▶ **DIRECTIONS**
Line by line, write out the material exactly.

▶ **TASK INPUTS**

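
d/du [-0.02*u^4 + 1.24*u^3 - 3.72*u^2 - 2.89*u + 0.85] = -0.08*u^3 + 3.72*u^2 - 7.44*u - 2.89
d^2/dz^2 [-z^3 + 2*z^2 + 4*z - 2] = 4 - 6*z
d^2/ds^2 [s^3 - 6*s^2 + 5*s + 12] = 6*s - 12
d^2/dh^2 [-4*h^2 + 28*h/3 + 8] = -8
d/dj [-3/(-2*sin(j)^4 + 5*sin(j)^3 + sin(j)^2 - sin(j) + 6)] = 3*(-8*sin(j)^3 + 15*sin(j)^2 + 2*sin(j) - 1)*cos(j)/(-2*sin(j)^4 + 5*sin(j)^3 + sin(j)^2 - sin(j) + 6)^2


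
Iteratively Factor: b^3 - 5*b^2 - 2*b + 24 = (b - 3)*(b^2 - 2*b - 8) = (b - 3)*(b + 2)*(b - 4)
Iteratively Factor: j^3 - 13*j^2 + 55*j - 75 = (j - 3)*(j^2 - 10*j + 25) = (j - 5)*(j - 3)*(j - 5)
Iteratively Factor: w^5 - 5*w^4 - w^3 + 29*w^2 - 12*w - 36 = (w - 3)*(w^4 - 2*w^3 - 7*w^2 + 8*w + 12) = (w - 3)*(w + 2)*(w^3 - 4*w^2 + w + 6) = (w - 3)^2*(w + 2)*(w^2 - w - 2) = (w - 3)^2*(w - 2)*(w + 2)*(w + 1)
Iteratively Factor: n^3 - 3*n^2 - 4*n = (n)*(n^2 - 3*n - 4) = n*(n + 1)*(n - 4)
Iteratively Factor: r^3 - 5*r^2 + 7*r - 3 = (r - 1)*(r^2 - 4*r + 3) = (r - 3)*(r - 1)*(r - 1)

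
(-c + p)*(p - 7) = -c*p + 7*c + p^2 - 7*p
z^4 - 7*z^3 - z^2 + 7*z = z*(z - 7)*(z - 1)*(z + 1)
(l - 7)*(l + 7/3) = l^2 - 14*l/3 - 49/3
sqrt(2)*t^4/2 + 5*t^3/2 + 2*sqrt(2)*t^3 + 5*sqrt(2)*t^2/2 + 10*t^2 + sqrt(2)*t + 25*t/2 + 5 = (t + 1)^2*(t + 5*sqrt(2)/2)*(sqrt(2)*t/2 + sqrt(2))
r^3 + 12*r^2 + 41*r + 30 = (r + 1)*(r + 5)*(r + 6)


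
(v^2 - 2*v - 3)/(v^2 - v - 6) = (v + 1)/(v + 2)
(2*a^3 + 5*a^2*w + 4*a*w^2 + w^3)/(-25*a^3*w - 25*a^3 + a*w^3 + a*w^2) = (2*a^3 + 5*a^2*w + 4*a*w^2 + w^3)/(a*(-25*a^2*w - 25*a^2 + w^3 + w^2))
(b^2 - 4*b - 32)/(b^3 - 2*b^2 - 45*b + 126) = (b^2 - 4*b - 32)/(b^3 - 2*b^2 - 45*b + 126)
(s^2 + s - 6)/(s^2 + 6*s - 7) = (s^2 + s - 6)/(s^2 + 6*s - 7)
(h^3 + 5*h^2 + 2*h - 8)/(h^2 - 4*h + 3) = (h^2 + 6*h + 8)/(h - 3)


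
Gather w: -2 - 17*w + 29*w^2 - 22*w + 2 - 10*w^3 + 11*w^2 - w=-10*w^3 + 40*w^2 - 40*w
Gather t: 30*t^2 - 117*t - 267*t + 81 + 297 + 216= 30*t^2 - 384*t + 594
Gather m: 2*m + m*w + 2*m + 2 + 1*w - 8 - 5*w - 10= m*(w + 4) - 4*w - 16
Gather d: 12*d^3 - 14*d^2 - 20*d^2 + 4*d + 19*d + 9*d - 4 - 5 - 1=12*d^3 - 34*d^2 + 32*d - 10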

▶ **ANSWER SPACE**
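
d/du [-0.02*u^4 + 1.24*u^3 - 3.72*u^2 - 2.89*u + 0.85] = -0.08*u^3 + 3.72*u^2 - 7.44*u - 2.89
d^2/dz^2 [-z^3 + 2*z^2 + 4*z - 2] = 4 - 6*z
d^2/ds^2 [s^3 - 6*s^2 + 5*s + 12] = 6*s - 12
d^2/dh^2 [-4*h^2 + 28*h/3 + 8] = -8
d/dj [-3/(-2*sin(j)^4 + 5*sin(j)^3 + sin(j)^2 - sin(j) + 6)] = 3*(-8*sin(j)^3 + 15*sin(j)^2 + 2*sin(j) - 1)*cos(j)/(-2*sin(j)^4 + 5*sin(j)^3 + sin(j)^2 - sin(j) + 6)^2


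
Iteratively Factor: b^3 - 5*b^2 - 2*b + 24 = (b - 3)*(b^2 - 2*b - 8) = (b - 3)*(b + 2)*(b - 4)
Iteratively Factor: j^3 - 13*j^2 + 55*j - 75 = (j - 3)*(j^2 - 10*j + 25) = (j - 5)*(j - 3)*(j - 5)
Iteratively Factor: w^5 - 5*w^4 - w^3 + 29*w^2 - 12*w - 36 = (w - 3)*(w^4 - 2*w^3 - 7*w^2 + 8*w + 12) = (w - 3)*(w + 2)*(w^3 - 4*w^2 + w + 6) = (w - 3)^2*(w + 2)*(w^2 - w - 2) = (w - 3)^2*(w - 2)*(w + 2)*(w + 1)
Iteratively Factor: n^3 - 3*n^2 - 4*n = (n)*(n^2 - 3*n - 4) = n*(n + 1)*(n - 4)
Iteratively Factor: r^3 - 5*r^2 + 7*r - 3 = (r - 1)*(r^2 - 4*r + 3) = (r - 3)*(r - 1)*(r - 1)

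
(-c + p)*(p - 7) = -c*p + 7*c + p^2 - 7*p
z^4 - 7*z^3 - z^2 + 7*z = z*(z - 7)*(z - 1)*(z + 1)
(l - 7)*(l + 7/3) = l^2 - 14*l/3 - 49/3
sqrt(2)*t^4/2 + 5*t^3/2 + 2*sqrt(2)*t^3 + 5*sqrt(2)*t^2/2 + 10*t^2 + sqrt(2)*t + 25*t/2 + 5 = (t + 1)^2*(t + 5*sqrt(2)/2)*(sqrt(2)*t/2 + sqrt(2))
r^3 + 12*r^2 + 41*r + 30 = (r + 1)*(r + 5)*(r + 6)


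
(v^2 - 2*v - 3)/(v^2 - v - 6) = (v + 1)/(v + 2)
(2*a^3 + 5*a^2*w + 4*a*w^2 + w^3)/(-25*a^3*w - 25*a^3 + a*w^3 + a*w^2) = (2*a^3 + 5*a^2*w + 4*a*w^2 + w^3)/(a*(-25*a^2*w - 25*a^2 + w^3 + w^2))
(b^2 - 4*b - 32)/(b^3 - 2*b^2 - 45*b + 126) = (b^2 - 4*b - 32)/(b^3 - 2*b^2 - 45*b + 126)
(s^2 + s - 6)/(s^2 + 6*s - 7) = (s^2 + s - 6)/(s^2 + 6*s - 7)
(h^3 + 5*h^2 + 2*h - 8)/(h^2 - 4*h + 3) = (h^2 + 6*h + 8)/(h - 3)


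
Gather w: -2 - 17*w + 29*w^2 - 22*w + 2 - 10*w^3 + 11*w^2 - w=-10*w^3 + 40*w^2 - 40*w
Gather t: 30*t^2 - 117*t - 267*t + 81 + 297 + 216= 30*t^2 - 384*t + 594
Gather m: 2*m + m*w + 2*m + 2 + 1*w - 8 - 5*w - 10= m*(w + 4) - 4*w - 16
Gather d: 12*d^3 - 14*d^2 - 20*d^2 + 4*d + 19*d + 9*d - 4 - 5 - 1=12*d^3 - 34*d^2 + 32*d - 10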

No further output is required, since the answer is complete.